PROBLEM DETAILS: From the entries that follow, copy each line containing the word "this".

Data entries
══════

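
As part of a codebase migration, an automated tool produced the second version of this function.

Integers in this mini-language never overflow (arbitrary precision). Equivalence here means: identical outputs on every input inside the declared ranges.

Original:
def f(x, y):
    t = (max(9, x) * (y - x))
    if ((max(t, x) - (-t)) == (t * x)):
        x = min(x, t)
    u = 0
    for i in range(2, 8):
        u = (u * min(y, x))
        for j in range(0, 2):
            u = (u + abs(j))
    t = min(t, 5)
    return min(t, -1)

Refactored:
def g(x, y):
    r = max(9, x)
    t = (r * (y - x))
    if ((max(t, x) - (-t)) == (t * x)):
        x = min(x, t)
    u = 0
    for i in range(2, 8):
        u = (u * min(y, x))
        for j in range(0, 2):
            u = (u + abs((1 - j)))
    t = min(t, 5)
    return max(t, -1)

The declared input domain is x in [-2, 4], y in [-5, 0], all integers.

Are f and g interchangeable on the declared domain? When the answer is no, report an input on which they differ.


At x=-2, y=-5: f gives -27, g gives -1.
verdict: not equivalent; witness: x=-2, y=-5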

══════

SOLUTION TO THE EXERCISE:
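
As part of a codebase migration, an automated tool produced the second version of this function.
Integers in this mini-language never overflow (arbitrary precision). Equivalence here means: identical outputs on every input inside the declared ranges.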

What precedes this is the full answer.